**Work instruction**
Report every line from the following entries that contains the string "Postcondition".

**Provided information**
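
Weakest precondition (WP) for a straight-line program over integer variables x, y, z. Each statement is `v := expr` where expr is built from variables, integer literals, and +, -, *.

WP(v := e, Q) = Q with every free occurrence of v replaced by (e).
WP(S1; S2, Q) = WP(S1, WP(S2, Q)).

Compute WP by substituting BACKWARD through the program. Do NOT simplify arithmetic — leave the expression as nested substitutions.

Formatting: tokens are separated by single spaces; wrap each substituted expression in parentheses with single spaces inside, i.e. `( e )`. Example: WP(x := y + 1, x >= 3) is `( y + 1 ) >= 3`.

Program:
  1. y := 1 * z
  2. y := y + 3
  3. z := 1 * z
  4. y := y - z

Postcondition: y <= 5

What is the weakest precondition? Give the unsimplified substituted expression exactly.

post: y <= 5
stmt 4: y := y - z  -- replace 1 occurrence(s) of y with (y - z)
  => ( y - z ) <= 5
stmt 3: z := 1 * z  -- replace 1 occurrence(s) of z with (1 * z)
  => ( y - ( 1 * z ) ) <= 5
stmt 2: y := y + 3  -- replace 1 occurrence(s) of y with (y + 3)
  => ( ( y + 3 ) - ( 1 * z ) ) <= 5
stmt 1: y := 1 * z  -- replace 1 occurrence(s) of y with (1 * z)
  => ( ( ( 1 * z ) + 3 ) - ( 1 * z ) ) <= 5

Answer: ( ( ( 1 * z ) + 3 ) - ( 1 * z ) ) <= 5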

* * *

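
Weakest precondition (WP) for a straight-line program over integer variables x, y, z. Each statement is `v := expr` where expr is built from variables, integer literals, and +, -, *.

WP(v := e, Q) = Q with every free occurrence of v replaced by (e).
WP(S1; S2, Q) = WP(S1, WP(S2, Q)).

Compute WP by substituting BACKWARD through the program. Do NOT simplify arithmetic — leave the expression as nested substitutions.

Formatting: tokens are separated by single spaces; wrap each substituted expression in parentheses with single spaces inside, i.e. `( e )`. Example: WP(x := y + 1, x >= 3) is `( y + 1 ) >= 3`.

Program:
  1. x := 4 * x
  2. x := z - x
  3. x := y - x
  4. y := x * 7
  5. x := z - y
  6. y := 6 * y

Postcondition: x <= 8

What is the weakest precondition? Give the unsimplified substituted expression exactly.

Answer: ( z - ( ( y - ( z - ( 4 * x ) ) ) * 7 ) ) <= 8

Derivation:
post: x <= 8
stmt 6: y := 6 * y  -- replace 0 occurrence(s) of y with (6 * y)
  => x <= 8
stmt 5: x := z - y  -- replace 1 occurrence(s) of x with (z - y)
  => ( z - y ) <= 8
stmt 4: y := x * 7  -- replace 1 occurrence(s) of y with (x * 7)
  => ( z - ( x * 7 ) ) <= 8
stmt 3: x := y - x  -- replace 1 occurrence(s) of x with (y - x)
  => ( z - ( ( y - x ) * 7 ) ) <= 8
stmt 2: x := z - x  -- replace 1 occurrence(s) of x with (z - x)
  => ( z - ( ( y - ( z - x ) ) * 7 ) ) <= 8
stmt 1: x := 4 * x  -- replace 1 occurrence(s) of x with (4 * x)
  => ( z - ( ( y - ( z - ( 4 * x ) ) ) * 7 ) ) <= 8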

**Result**
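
Postcondition: y <= 5
Postcondition: x <= 8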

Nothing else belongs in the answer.